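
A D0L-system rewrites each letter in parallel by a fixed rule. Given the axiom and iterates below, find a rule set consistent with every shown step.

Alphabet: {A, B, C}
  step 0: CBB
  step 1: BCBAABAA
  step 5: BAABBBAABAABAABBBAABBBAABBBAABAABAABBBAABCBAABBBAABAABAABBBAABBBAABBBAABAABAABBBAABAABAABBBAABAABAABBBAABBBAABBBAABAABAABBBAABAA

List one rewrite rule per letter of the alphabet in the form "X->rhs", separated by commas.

A->B, B->BAA, C->BC

  step 0 ⇒ step 1: CBB ⇒ BC·BAA·BAA
    B ↦ BAA
    C ↦ BC
    A ↦ B  (constrained at step 1)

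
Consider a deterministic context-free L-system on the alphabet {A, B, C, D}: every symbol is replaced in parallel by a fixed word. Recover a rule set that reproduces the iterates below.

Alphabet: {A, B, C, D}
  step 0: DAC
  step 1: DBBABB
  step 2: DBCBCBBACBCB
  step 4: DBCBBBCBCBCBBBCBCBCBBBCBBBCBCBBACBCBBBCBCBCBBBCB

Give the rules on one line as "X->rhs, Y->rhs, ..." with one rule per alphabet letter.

A->BA, B->CB, C->BB, D->DB

  step 1 ⇒ step 2: DBBABB ⇒ DB·CB·CB·BA·CB·CB
    A ↦ BA
    B ↦ CB
    D ↦ DB
  step 0 ⇒ step 1: DAC ⇒ DB·BA·BB
    C ↦ BB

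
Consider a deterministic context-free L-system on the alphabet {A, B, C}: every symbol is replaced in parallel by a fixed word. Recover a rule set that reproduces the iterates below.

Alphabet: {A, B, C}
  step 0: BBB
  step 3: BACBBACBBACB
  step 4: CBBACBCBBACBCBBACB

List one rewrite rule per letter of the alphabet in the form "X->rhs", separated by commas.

  step 3 ⇒ step 4: BACBBACBBACB ⇒ CB·B·A·CB·CB·B·A·CB·CB·B·A·CB
    A ↦ B
    B ↦ CB
    C ↦ A

A->B, B->CB, C->A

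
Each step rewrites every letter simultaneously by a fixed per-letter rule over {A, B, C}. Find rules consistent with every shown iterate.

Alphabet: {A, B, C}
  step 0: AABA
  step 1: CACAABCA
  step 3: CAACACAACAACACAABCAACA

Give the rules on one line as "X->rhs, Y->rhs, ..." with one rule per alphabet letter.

  step 0 ⇒ step 1: AABA ⇒ CA·CA·AB·CA
    A ↦ CA
    B ↦ AB
    C ↦ A  (constrained at step 1)

A->CA, B->AB, C->A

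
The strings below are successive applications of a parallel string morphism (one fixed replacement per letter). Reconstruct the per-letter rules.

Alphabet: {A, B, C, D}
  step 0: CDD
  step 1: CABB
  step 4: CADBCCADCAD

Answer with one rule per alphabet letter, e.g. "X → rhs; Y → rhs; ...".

A->D, B->C, C->CA, D->B

  step 0 ⇒ step 1: CDD ⇒ CA·B·B
    C ↦ CA
    D ↦ B
    A ↦ D  (constrained at step 1)
    B ↦ C  (constrained at step 1)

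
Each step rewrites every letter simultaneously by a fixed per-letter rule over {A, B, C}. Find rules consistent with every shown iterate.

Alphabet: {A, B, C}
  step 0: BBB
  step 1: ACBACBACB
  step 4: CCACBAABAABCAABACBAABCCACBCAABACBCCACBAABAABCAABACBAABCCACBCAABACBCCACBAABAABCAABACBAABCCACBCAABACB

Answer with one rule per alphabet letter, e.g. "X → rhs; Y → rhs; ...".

A->C, B->ACB, C->AAB

  step 0 ⇒ step 1: BBB ⇒ ACB·ACB·ACB
    B ↦ ACB
    A ↦ C  (constrained at step 1)
    C ↦ AAB  (constrained at step 1)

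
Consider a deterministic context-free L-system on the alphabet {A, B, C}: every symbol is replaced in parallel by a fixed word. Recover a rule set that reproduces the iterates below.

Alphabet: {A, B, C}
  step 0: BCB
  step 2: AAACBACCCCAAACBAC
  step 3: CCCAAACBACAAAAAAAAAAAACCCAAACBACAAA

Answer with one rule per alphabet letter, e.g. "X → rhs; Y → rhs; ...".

A->C, B->CBA, C->AAA

  step 2 ⇒ step 3: AAACBACCCCAAACBAC ⇒ C·C·C·AAA·CBA·C·AAA·AAA·AAA·AAA·C·C·C·AAA·CBA·C·AAA
    A ↦ C
    B ↦ CBA
    C ↦ AAA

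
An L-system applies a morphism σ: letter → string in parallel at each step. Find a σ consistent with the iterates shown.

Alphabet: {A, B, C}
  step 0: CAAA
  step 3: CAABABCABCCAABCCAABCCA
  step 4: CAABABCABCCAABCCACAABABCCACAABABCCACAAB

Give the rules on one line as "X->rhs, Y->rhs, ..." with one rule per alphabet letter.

  step 3 ⇒ step 4: CAABABCABCCAABCCAABCCA ⇒ CA·AB·AB·C·AB·C·CA·AB·C·CA·CA·AB·AB·C·CA·CA·AB·AB·C·CA·CA·AB
    A ↦ AB
    B ↦ C
    C ↦ CA

A->AB, B->C, C->CA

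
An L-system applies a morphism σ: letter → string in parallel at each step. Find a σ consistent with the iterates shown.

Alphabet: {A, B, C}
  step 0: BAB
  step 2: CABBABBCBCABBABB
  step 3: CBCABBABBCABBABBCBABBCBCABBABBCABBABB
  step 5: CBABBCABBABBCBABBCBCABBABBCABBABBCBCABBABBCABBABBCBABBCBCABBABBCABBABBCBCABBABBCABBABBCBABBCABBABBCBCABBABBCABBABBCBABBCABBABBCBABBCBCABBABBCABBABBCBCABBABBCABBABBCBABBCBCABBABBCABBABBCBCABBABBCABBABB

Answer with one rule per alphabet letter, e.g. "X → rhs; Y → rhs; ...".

A->C, B->ABB, C->CB

  step 2 ⇒ step 3: CABBABBCBCABBABB ⇒ CB·C·ABB·ABB·C·ABB·ABB·CB·ABB·CB·C·ABB·ABB·C·ABB·ABB
    A ↦ C
    B ↦ ABB
    C ↦ CB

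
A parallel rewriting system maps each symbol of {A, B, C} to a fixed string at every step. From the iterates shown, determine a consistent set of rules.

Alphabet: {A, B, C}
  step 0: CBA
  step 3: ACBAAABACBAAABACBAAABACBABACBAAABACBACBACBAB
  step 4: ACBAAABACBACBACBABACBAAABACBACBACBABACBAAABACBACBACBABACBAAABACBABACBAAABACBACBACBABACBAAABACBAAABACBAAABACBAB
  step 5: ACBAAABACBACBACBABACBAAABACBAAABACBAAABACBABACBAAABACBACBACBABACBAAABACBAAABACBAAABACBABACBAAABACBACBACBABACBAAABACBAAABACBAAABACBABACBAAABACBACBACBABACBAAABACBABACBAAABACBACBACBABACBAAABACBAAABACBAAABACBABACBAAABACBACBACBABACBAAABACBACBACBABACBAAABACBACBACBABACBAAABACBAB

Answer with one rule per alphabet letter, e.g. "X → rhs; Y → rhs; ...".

  step 4 ⇒ step 5: ACBAAABACBACBACBABACBAAABACBACBACBABACBAAABACBACBACBABACBAAABACBABACBAAABACBACBACBABACBAAABACBAAABACBAAABACBAB ⇒ ACB·AA·AB·ACB·ACB·ACB·AB·ACB·AA·AB·ACB·AA·AB·ACB·AA·AB·ACB·AB·ACB·AA·AB·ACB·ACB·ACB·AB·ACB·AA·AB·ACB·AA·AB·ACB·AA·AB·ACB·AB·ACB·AA·AB·ACB·ACB·ACB·AB·ACB·AA·AB·ACB·AA·AB·ACB·AA·AB·ACB·AB·ACB·AA·AB·ACB·ACB·ACB·AB·ACB·AA·AB·ACB·AB·ACB·AA·AB·ACB·ACB·ACB·AB·ACB·AA·AB·ACB·AA·AB·ACB·AA·AB·ACB·AB·ACB·AA·AB·ACB·ACB·ACB·AB·ACB·AA·AB·ACB·ACB·ACB·AB·ACB·AA·AB·ACB·ACB·ACB·AB·ACB·AA·AB·ACB·AB
    A ↦ ACB
    B ↦ AB
    C ↦ AA

A->ACB, B->AB, C->AA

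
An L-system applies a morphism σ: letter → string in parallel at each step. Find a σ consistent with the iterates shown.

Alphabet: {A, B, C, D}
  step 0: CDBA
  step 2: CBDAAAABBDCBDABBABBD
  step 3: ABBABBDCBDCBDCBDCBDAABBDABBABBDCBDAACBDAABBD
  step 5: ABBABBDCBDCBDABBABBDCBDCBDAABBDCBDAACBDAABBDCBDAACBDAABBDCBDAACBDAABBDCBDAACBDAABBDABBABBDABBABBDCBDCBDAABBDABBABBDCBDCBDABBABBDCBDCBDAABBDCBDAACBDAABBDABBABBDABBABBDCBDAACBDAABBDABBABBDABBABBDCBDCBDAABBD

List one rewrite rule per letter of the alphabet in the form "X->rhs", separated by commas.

  step 2 ⇒ step 3: CBDAAAABBDCBDABBABBD ⇒ ABB·A·BBD·CBD·CBD·CBD·CBD·A·A·BBD·ABB·A·BBD·CBD·A·A·CBD·A·A·BBD
    A ↦ CBD
    B ↦ A
    C ↦ ABB
    D ↦ BBD

A->CBD, B->A, C->ABB, D->BBD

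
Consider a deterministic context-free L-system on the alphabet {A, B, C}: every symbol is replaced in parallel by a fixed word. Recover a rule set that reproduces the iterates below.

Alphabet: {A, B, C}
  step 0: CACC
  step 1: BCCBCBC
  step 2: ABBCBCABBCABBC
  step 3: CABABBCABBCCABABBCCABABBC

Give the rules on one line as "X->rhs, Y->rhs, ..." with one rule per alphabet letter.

  step 2 ⇒ step 3: ABBCBCABBCABBC ⇒ C·AB·AB·BC·AB·BC·C·AB·AB·BC·C·AB·AB·BC
    A ↦ C
    B ↦ AB
    C ↦ BC

A->C, B->AB, C->BC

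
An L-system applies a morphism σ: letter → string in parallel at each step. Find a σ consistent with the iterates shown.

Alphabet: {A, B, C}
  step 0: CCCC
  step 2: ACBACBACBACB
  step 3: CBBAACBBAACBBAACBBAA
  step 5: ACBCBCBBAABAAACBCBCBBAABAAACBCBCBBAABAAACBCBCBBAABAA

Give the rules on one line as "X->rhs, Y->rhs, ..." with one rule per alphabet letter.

A->CB, B->A, C->BA

  step 2 ⇒ step 3: ACBACBACBACB ⇒ CB·BA·A·CB·BA·A·CB·BA·A·CB·BA·A
    A ↦ CB
    B ↦ A
    C ↦ BA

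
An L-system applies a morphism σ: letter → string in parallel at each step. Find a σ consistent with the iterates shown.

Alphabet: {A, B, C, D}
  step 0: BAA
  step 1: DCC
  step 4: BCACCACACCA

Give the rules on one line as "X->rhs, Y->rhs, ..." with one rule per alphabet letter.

A->C, B->D, C->CA, D->B

  step 0 ⇒ step 1: BAA ⇒ D·C·C
    A ↦ C
    B ↦ D
    C ↦ CA  (constrained at step 1)
    D ↦ B  (constrained at step 1)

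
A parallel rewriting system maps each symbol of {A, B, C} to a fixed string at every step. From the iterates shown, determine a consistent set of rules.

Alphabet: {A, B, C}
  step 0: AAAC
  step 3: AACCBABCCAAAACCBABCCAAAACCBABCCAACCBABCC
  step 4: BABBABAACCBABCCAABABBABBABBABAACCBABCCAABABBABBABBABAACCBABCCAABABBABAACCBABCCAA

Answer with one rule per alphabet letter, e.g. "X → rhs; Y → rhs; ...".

A->BAB, B->CC, C->A

  step 3 ⇒ step 4: AACCBABCCAAAACCBABCCAAAACCBABCCAACCBABCC ⇒ BAB·BAB·A·A·CC·BAB·CC·A·A·BAB·BAB·BAB·BAB·A·A·CC·BAB·CC·A·A·BAB·BAB·BAB·BAB·A·A·CC·BAB·CC·A·A·BAB·BAB·A·A·CC·BAB·CC·A·A
    A ↦ BAB
    B ↦ CC
    C ↦ A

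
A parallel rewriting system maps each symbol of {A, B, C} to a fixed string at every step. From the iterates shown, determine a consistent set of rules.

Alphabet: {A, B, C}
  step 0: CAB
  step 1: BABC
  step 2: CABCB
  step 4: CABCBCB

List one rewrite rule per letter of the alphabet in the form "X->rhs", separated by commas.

A->AB, B->C, C->B

  step 1 ⇒ step 2: BABC ⇒ C·AB·C·B
    A ↦ AB
    B ↦ C
    C ↦ B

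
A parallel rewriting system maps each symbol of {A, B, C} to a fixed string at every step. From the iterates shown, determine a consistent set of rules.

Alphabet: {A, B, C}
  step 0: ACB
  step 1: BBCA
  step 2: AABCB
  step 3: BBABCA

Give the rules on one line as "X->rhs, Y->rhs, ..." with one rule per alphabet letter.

A->B, B->A, C->BC

  step 2 ⇒ step 3: AABCB ⇒ B·B·A·BC·A
    A ↦ B
    B ↦ A
    C ↦ BC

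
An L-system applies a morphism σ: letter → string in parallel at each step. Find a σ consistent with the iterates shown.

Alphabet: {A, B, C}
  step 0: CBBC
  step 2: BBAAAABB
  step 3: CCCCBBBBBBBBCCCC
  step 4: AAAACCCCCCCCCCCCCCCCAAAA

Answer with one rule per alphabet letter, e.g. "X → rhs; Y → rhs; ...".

  step 3 ⇒ step 4: CCCCBBBBBBBBCCCC ⇒ A·A·A·A·CC·CC·CC·CC·CC·CC·CC·CC·A·A·A·A
    B ↦ CC
    C ↦ A
  step 2 ⇒ step 3: BBAAAABB ⇒ CC·CC·BB·BB·BB·BB·CC·CC
    A ↦ BB

A->BB, B->CC, C->A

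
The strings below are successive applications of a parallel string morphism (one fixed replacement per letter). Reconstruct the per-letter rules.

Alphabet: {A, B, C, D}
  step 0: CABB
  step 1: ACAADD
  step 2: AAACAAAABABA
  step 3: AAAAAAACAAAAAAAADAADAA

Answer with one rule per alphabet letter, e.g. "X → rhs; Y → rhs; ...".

A->AA, B->D, C->AC, D->BA

  step 2 ⇒ step 3: AAACAAAABABA ⇒ AA·AA·AA·AC·AA·AA·AA·AA·D·AA·D·AA
    A ↦ AA
    B ↦ D
    C ↦ AC
  step 1 ⇒ step 2: ACAADD ⇒ AA·AC·AA·AA·BA·BA
    D ↦ BA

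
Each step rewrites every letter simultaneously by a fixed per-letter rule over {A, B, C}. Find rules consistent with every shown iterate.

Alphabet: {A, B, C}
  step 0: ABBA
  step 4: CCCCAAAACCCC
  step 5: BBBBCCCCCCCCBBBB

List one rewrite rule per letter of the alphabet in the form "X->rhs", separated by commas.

  step 4 ⇒ step 5: CCCCAAAACCCC ⇒ B·B·B·B·CC·CC·CC·CC·B·B·B·B
    A ↦ CC
    C ↦ B
    B ↦ A  (constrained at step 0)

A->CC, B->A, C->B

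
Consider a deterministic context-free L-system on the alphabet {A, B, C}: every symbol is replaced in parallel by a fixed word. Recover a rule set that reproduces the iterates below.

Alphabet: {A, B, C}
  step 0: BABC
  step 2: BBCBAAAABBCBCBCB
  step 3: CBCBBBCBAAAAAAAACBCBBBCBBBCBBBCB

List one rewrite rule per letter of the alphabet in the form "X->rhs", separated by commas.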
________________________________________
▶ **ABOUT THIS EXERCISE**: Your reply must contain exactly the lines from the first line of the data through the line holding "step 1: CABB", and nothing more.

▶ **YOUR SOLUTION**:
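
A D0L-system rewrites each letter in parallel by a fixed rule. Given the axiom and iterates below, find a rule set consistent with every shown step.

Alphabet: {A, B, C}
  step 0: CBB
  step 1: BCBAABAA
  step 5: BAABBBAABAABAABBBAABBBAABBBAABAABAABBBAABCBAABBBAABAABAABBBAABBBAABBBAABAABAABBBAABAABAABBBAABAABAABBBAABBBAABBBAABAABAABBBAABAA

List one rewrite rule per letter of the alphabet in the form "X->rhs", separated by commas.

A->B, B->BAA, C->BC

  step 0 ⇒ step 1: CBB ⇒ BC·BAA·BAA
    B ↦ BAA
    C ↦ BC
    A ↦ B  (constrained at step 1)

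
Consider a deterministic context-free L-system on the alphabet {A, B, C, D}: every symbol is replaced in parallel by a fixed word. Recover a rule set that reproduces the iterates below.

Alphabet: {A, B, C, D}
  step 0: DAC
  step 1: DBBABB
  step 2: DBCBCBBACBCB
  step 4: DBCBBBCBCBCBBBCBCBCBBBCBBBCBCBBACBCBBBCBCBCBBBCB

Give the rules on one line as "X->rhs, Y->rhs, ..." with one rule per alphabet letter.

A->BA, B->CB, C->BB, D->DB

  step 1 ⇒ step 2: DBBABB ⇒ DB·CB·CB·BA·CB·CB
    A ↦ BA
    B ↦ CB
    D ↦ DB
  step 0 ⇒ step 1: DAC ⇒ DB·BA·BB
    C ↦ BB

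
Consider a deterministic context-free L-system on the alphabet {A, B, C}: every symbol is replaced in parallel by a fixed word. Recover a rule set that reproduces the iterates below.

Alphabet: {A, B, C}
  step 0: BBB
  step 3: BACBBACBBACB
  step 4: CBBACBCBBACBCBBACB

List one rewrite rule per letter of the alphabet in the form "X->rhs", separated by commas.

  step 3 ⇒ step 4: BACBBACBBACB ⇒ CB·B·A·CB·CB·B·A·CB·CB·B·A·CB
    A ↦ B
    B ↦ CB
    C ↦ A

A->B, B->CB, C->A

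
Each step rewrites every letter simultaneously by a fixed per-letter rule over {A, B, C}. Find rules consistent with every shown iterate.

Alphabet: {A, B, C}
  step 0: AABA
  step 1: CACAABCA
  step 3: CAACACAACAACACAABCAACA

Give the rules on one line as "X->rhs, Y->rhs, ..." with one rule per alphabet letter.

  step 0 ⇒ step 1: AABA ⇒ CA·CA·AB·CA
    A ↦ CA
    B ↦ AB
    C ↦ A  (constrained at step 1)

A->CA, B->AB, C->A

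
The strings below are successive applications of a parallel string morphism (one fixed replacement per letter). Reconstruct the per-letter rules.

Alphabet: {A, B, C, D}
  step 0: CDD
  step 1: CABB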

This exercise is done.